*Task instructions*
Write out all the data below exactly.

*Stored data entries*
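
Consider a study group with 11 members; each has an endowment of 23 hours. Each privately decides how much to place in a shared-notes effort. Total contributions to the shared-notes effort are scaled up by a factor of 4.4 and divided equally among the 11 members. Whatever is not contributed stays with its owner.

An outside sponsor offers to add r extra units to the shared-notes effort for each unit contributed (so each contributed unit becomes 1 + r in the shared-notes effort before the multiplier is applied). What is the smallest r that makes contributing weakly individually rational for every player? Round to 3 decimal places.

1.500

With matching at rate r, one contributed unit becomes (1 + r) in the shared-notes effort and returns 4.4 × (1 + r) / 11 to the contributor.
Setting this equal to 1: 1 + r = 11/4.4 = 2.5000.
So the minimum matching rate is r = 2.5000 − 1 = 1.500.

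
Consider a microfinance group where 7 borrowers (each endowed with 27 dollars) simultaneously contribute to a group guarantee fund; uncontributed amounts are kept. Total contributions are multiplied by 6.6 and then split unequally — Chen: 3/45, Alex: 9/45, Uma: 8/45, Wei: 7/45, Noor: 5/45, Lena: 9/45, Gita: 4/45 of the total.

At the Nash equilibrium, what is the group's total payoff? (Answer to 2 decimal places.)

Player j's private return per contributed unit is 6.6 × (j's share). Contributing is weakly dominant for j when that share is at least 1/6.6 = 0.1515, and contributing 0 is dominant otherwise.
Alex, Uma, Wei and Lena are above the threshold, contributing 27 each; the remaining 3 contribute 0. Total contributed: 108.
The group guarantee fund pays out 6.6 × 108 = 712.80 in total (split across the unequal shares, but the aggregate is all that matters for the group sum).
The 3 free-riders keep 27 each, adding 81. Group total = 81 + 712.80 = 793.80.

793.80 dollars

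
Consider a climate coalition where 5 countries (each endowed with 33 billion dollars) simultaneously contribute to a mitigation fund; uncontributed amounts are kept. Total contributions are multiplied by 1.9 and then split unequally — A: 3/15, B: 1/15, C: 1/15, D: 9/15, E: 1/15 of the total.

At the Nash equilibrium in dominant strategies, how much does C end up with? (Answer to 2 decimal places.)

37.18 billion dollars

A player with share s gets back 1.9·s per unit contributed, so full contribution is dominant for anyone with s > 1/1.9 = 0.5263 and zero contribution is dominant for anyone below.
The only share above 0.5263 is D's 9/15, contributing 33; the remaining 4 contribute 0. Total contributed: 33.
C keeps 33 and receives 1.9 × 33 × 1/15 = 4.18 from the mitigation fund, for a payoff of 37.18.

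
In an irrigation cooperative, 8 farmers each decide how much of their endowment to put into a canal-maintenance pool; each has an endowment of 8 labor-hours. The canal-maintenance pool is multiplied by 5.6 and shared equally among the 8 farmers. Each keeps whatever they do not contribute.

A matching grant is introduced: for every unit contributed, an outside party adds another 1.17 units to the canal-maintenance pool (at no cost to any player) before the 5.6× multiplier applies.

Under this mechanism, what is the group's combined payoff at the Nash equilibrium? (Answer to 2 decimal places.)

With the mechanism, a contributed unit returns 5.6 × 2.17 / 8 = 1.5190 per unit of net cost to the contributor — now above 1 — so contributing fully is weakly dominant for every player.
So the Nash equilibrium is full contribution by all 8; the group earns 5.6 × 2.17 × 64 = 777.73.

777.73 labor-hours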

*Answer box*
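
Consider a study group with 11 members; each has an endowment of 23 hours. Each privately decides how much to place in a shared-notes effort. Total contributions to the shared-notes effort are scaled up by a factor of 4.4 and divided equally among the 11 members. Whatever is not contributed stays with its owner.

An outside sponsor offers to add r extra units to the shared-notes effort for each unit contributed (so each contributed unit becomes 1 + r in the shared-notes effort before the multiplier is applied). What is the smallest r that makes contributing weakly individually rational for every player? Round to 3 decimal places.

1.500

With matching at rate r, one contributed unit becomes (1 + r) in the shared-notes effort and returns 4.4 × (1 + r) / 11 to the contributor.
Setting this equal to 1: 1 + r = 11/4.4 = 2.5000.
So the minimum matching rate is r = 2.5000 − 1 = 1.500.

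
Consider a microfinance group where 7 borrowers (each endowed with 27 dollars) simultaneously contribute to a group guarantee fund; uncontributed amounts are kept. Total contributions are multiplied by 6.6 and then split unequally — Chen: 3/45, Alex: 9/45, Uma: 8/45, Wei: 7/45, Noor: 5/45, Lena: 9/45, Gita: 4/45 of the total.

At the Nash equilibrium, what is the group's total payoff? (Answer to 2 decimal places.)

Player j's private return per contributed unit is 6.6 × (j's share). Contributing is weakly dominant for j when that share is at least 1/6.6 = 0.1515, and contributing 0 is dominant otherwise.
Alex, Uma, Wei and Lena are above the threshold, contributing 27 each; the remaining 3 contribute 0. Total contributed: 108.
The group guarantee fund pays out 6.6 × 108 = 712.80 in total (split across the unequal shares, but the aggregate is all that matters for the group sum).
The 3 free-riders keep 27 each, adding 81. Group total = 81 + 712.80 = 793.80.

793.80 dollars

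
Consider a climate coalition where 5 countries (each endowed with 33 billion dollars) simultaneously contribute to a mitigation fund; uncontributed amounts are kept. Total contributions are multiplied by 1.9 and then split unequally — A: 3/15, B: 1/15, C: 1/15, D: 9/15, E: 1/15 of the total.

At the Nash equilibrium in dominant strategies, how much does C end up with? (Answer to 2 decimal places.)

37.18 billion dollars

A player with share s gets back 1.9·s per unit contributed, so full contribution is dominant for anyone with s > 1/1.9 = 0.5263 and zero contribution is dominant for anyone below.
The only share above 0.5263 is D's 9/15, contributing 33; the remaining 4 contribute 0. Total contributed: 33.
C keeps 33 and receives 1.9 × 33 × 1/15 = 4.18 from the mitigation fund, for a payoff of 37.18.

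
In an irrigation cooperative, 8 farmers each decide how much of their endowment to put into a canal-maintenance pool; each has an endowment of 8 labor-hours. The canal-maintenance pool is multiplied by 5.6 and shared equally among the 8 farmers. Each keeps whatever they do not contribute.

A matching grant is introduced: for every unit contributed, an outside party adds another 1.17 units to the canal-maintenance pool (at no cost to any player) before the 5.6× multiplier applies.

Under this mechanism, what is the group's combined payoff at the Nash equilibrium? (Answer to 2 decimal places.)

With the mechanism, a contributed unit returns 5.6 × 2.17 / 8 = 1.5190 per unit of net cost to the contributor — now above 1 — so contributing fully is weakly dominant for every player.
So the Nash equilibrium is full contribution by all 8; the group earns 5.6 × 2.17 × 64 = 777.73.

777.73 labor-hours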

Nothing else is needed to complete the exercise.